» Work required: With nothing added and nothing dropped, write out all of the entries below.
(Data records Opens)
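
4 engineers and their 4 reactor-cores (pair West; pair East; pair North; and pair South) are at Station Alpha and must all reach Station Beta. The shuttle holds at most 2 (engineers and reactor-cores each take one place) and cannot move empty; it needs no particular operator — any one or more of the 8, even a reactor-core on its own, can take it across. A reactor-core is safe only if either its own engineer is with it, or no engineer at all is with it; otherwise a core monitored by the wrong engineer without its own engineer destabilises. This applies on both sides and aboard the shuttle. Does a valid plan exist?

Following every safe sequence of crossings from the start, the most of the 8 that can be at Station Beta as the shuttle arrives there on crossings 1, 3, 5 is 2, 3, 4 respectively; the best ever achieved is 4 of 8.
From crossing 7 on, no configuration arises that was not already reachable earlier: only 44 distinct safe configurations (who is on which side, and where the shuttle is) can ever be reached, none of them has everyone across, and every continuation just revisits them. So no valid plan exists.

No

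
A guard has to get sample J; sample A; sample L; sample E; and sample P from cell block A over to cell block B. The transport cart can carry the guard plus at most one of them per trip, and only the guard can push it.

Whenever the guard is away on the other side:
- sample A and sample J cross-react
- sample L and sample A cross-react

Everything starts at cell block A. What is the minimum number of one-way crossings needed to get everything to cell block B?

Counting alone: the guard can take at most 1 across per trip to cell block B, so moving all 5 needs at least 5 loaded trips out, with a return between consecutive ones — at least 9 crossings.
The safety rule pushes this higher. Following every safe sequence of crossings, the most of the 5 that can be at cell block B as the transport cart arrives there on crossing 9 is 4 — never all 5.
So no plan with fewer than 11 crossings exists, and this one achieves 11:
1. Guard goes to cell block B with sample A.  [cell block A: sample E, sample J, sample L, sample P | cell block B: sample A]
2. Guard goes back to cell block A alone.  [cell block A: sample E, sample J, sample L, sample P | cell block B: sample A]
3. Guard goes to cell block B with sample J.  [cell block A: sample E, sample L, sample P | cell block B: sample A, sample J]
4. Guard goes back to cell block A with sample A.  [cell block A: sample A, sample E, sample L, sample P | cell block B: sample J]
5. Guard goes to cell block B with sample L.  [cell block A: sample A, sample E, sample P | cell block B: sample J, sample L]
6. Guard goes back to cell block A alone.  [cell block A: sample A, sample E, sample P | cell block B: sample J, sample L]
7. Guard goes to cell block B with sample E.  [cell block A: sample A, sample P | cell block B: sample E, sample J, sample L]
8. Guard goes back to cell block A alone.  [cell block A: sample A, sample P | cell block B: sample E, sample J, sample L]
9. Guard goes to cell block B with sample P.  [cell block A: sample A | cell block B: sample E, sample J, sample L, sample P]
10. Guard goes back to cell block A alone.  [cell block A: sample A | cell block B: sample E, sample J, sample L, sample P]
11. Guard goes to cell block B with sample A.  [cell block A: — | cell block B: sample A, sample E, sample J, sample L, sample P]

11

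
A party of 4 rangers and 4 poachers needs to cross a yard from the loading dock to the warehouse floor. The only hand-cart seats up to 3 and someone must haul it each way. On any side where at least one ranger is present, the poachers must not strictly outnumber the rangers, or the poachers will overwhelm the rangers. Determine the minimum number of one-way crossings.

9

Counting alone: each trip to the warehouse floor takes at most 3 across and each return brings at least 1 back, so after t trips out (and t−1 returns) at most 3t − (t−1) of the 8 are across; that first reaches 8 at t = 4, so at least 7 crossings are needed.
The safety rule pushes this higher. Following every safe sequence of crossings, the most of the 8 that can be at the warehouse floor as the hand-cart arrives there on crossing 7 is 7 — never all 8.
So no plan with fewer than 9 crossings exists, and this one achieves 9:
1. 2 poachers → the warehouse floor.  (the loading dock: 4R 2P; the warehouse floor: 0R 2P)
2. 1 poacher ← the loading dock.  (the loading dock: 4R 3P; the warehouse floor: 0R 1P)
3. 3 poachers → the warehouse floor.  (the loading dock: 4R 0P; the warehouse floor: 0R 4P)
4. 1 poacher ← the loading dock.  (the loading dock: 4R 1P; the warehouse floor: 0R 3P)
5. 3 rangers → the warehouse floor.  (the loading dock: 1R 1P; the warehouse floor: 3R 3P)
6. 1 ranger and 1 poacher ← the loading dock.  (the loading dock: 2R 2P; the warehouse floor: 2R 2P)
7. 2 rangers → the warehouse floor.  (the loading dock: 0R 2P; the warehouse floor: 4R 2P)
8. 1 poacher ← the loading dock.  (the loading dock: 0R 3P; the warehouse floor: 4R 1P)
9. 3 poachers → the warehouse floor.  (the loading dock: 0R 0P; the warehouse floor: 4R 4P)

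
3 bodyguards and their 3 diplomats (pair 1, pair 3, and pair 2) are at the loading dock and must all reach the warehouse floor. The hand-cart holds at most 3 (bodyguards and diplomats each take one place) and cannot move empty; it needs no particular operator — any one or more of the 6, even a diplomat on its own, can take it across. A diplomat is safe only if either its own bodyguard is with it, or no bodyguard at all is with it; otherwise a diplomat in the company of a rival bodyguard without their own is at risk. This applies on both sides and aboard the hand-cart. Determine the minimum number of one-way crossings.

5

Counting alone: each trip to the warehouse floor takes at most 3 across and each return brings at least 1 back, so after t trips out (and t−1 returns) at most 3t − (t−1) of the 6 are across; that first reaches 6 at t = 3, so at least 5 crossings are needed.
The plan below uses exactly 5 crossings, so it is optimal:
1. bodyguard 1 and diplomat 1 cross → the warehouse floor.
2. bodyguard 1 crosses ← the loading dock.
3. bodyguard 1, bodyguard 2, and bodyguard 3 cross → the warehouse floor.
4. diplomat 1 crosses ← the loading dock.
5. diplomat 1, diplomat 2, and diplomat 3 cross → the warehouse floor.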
(Data records Closes)
» Output of the exercise:
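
4 engineers and their 4 reactor-cores (pair West; pair East; pair North; and pair South) are at Station Alpha and must all reach Station Beta. The shuttle holds at most 2 (engineers and reactor-cores each take one place) and cannot move empty; it needs no particular operator — any one or more of the 8, even a reactor-core on its own, can take it across. A reactor-core is safe only if either its own engineer is with it, or no engineer at all is with it; otherwise a core monitored by the wrong engineer without its own engineer destabilises. This applies on both sides and aboard the shuttle. Does a valid plan exist?

Following every safe sequence of crossings from the start, the most of the 8 that can be at Station Beta as the shuttle arrives there on crossings 1, 3, 5 is 2, 3, 4 respectively; the best ever achieved is 4 of 8.
From crossing 7 on, no configuration arises that was not already reachable earlier: only 44 distinct safe configurations (who is on which side, and where the shuttle is) can ever be reached, none of them has everyone across, and every continuation just revisits them. So no valid plan exists.

No

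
A guard has to get sample J; sample A; sample L; sample E; and sample P from cell block A over to cell block B. The transport cart can carry the guard plus at most one of them per trip, and only the guard can push it.

Whenever the guard is away on the other side:
- sample A and sample J cross-react
- sample L and sample A cross-react

Everything starts at cell block A. What is the minimum number of one-way crossings needed to get everything to cell block B?

Counting alone: the guard can take at most 1 across per trip to cell block B, so moving all 5 needs at least 5 loaded trips out, with a return between consecutive ones — at least 9 crossings.
The safety rule pushes this higher. Following every safe sequence of crossings, the most of the 5 that can be at cell block B as the transport cart arrives there on crossing 9 is 4 — never all 5.
So no plan with fewer than 11 crossings exists, and this one achieves 11:
1. Guard goes to cell block B with sample A.  [cell block A: sample E, sample J, sample L, sample P | cell block B: sample A]
2. Guard goes back to cell block A alone.  [cell block A: sample E, sample J, sample L, sample P | cell block B: sample A]
3. Guard goes to cell block B with sample J.  [cell block A: sample E, sample L, sample P | cell block B: sample A, sample J]
4. Guard goes back to cell block A with sample A.  [cell block A: sample A, sample E, sample L, sample P | cell block B: sample J]
5. Guard goes to cell block B with sample L.  [cell block A: sample A, sample E, sample P | cell block B: sample J, sample L]
6. Guard goes back to cell block A alone.  [cell block A: sample A, sample E, sample P | cell block B: sample J, sample L]
7. Guard goes to cell block B with sample E.  [cell block A: sample A, sample P | cell block B: sample E, sample J, sample L]
8. Guard goes back to cell block A alone.  [cell block A: sample A, sample P | cell block B: sample E, sample J, sample L]
9. Guard goes to cell block B with sample P.  [cell block A: sample A | cell block B: sample E, sample J, sample L, sample P]
10. Guard goes back to cell block A alone.  [cell block A: sample A | cell block B: sample E, sample J, sample L, sample P]
11. Guard goes to cell block B with sample A.  [cell block A: — | cell block B: sample A, sample E, sample J, sample L, sample P]

11

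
A party of 4 rangers and 4 poachers needs to cross a yard from the loading dock to the warehouse floor. The only hand-cart seats up to 3 and someone must haul it each way. On any side where at least one ranger is present, the poachers must not strictly outnumber the rangers, or the poachers will overwhelm the rangers. Determine the minimum number of one-way crossings.

9

Counting alone: each trip to the warehouse floor takes at most 3 across and each return brings at least 1 back, so after t trips out (and t−1 returns) at most 3t − (t−1) of the 8 are across; that first reaches 8 at t = 4, so at least 7 crossings are needed.
The safety rule pushes this higher. Following every safe sequence of crossings, the most of the 8 that can be at the warehouse floor as the hand-cart arrives there on crossing 7 is 7 — never all 8.
So no plan with fewer than 9 crossings exists, and this one achieves 9:
1. 2 poachers → the warehouse floor.  (the loading dock: 4R 2P; the warehouse floor: 0R 2P)
2. 1 poacher ← the loading dock.  (the loading dock: 4R 3P; the warehouse floor: 0R 1P)
3. 3 poachers → the warehouse floor.  (the loading dock: 4R 0P; the warehouse floor: 0R 4P)
4. 1 poacher ← the loading dock.  (the loading dock: 4R 1P; the warehouse floor: 0R 3P)
5. 3 rangers → the warehouse floor.  (the loading dock: 1R 1P; the warehouse floor: 3R 3P)
6. 1 ranger and 1 poacher ← the loading dock.  (the loading dock: 2R 2P; the warehouse floor: 2R 2P)
7. 2 rangers → the warehouse floor.  (the loading dock: 0R 2P; the warehouse floor: 4R 2P)
8. 1 poacher ← the loading dock.  (the loading dock: 0R 3P; the warehouse floor: 4R 1P)
9. 3 poachers → the warehouse floor.  (the loading dock: 0R 0P; the warehouse floor: 4R 4P)

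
3 bodyguards and their 3 diplomats (pair 1, pair 3, and pair 2) are at the loading dock and must all reach the warehouse floor. The hand-cart holds at most 3 (bodyguards and diplomats each take one place) and cannot move empty; it needs no particular operator — any one or more of the 6, even a diplomat on its own, can take it across. A diplomat is safe only if either its own bodyguard is with it, or no bodyguard at all is with it; otherwise a diplomat in the company of a rival bodyguard without their own is at risk. This applies on both sides and aboard the hand-cart. Determine the minimum number of one-way crossings.

5

Counting alone: each trip to the warehouse floor takes at most 3 across and each return brings at least 1 back, so after t trips out (and t−1 returns) at most 3t − (t−1) of the 6 are across; that first reaches 6 at t = 3, so at least 5 crossings are needed.
The plan below uses exactly 5 crossings, so it is optimal:
1. bodyguard 1 and diplomat 1 cross → the warehouse floor.
2. bodyguard 1 crosses ← the loading dock.
3. bodyguard 1, bodyguard 2, and bodyguard 3 cross → the warehouse floor.
4. diplomat 1 crosses ← the loading dock.
5. diplomat 1, diplomat 2, and diplomat 3 cross → the warehouse floor.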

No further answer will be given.